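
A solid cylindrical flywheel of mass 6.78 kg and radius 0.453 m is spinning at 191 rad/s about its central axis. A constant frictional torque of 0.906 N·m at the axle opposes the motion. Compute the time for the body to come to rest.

I = ½MR² = (1/2)(6.78)(0.453)² = 0.6957 kg·m².
The net torque has magnitude 0.906 N·m, opposing ω.
|α| = τ/I = 0.9060/0.6957 = 1.302 rad/s² (deceleration).
0 = ω₀ − |α|t ⇒ t = ω₀/|α| = 191/1.302 = 146.7 s.

t ≈ 147 s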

________

The entries above are to be restated word for word.

Your response -
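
A solid cylindrical flywheel of mass 6.78 kg and radius 0.453 m is spinning at 191 rad/s about its central axis. A constant frictional torque of 0.906 N·m at the axle opposes the motion. Compute the time for the body to come to rest.

I = ½MR² = (1/2)(6.78)(0.453)² = 0.6957 kg·m².
The net torque has magnitude 0.906 N·m, opposing ω.
|α| = τ/I = 0.9060/0.6957 = 1.302 rad/s² (deceleration).
0 = ω₀ − |α|t ⇒ t = ω₀/|α| = 191/1.302 = 146.7 s.

t ≈ 147 s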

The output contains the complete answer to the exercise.